Collected data entries
Segment Open

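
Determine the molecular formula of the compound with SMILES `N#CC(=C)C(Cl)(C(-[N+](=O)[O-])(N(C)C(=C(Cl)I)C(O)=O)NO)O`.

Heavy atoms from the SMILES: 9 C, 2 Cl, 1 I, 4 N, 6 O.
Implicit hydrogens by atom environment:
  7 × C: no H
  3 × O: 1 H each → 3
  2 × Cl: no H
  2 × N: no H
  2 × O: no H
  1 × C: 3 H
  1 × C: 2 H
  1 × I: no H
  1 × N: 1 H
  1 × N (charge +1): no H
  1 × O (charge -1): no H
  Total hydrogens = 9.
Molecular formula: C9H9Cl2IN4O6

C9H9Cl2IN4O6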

Segment Closed

# The problem
Word for word, restate all of the data shown above.

# Reply
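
Determine the molecular formula of the compound with SMILES `N#CC(=C)C(Cl)(C(-[N+](=O)[O-])(N(C)C(=C(Cl)I)C(O)=O)NO)O`.

Heavy atoms from the SMILES: 9 C, 2 Cl, 1 I, 4 N, 6 O.
Implicit hydrogens by atom environment:
  7 × C: no H
  3 × O: 1 H each → 3
  2 × Cl: no H
  2 × N: no H
  2 × O: no H
  1 × C: 3 H
  1 × C: 2 H
  1 × I: no H
  1 × N: 1 H
  1 × N (charge +1): no H
  1 × O (charge -1): no H
  Total hydrogens = 9.
Molecular formula: C9H9Cl2IN4O6

C9H9Cl2IN4O6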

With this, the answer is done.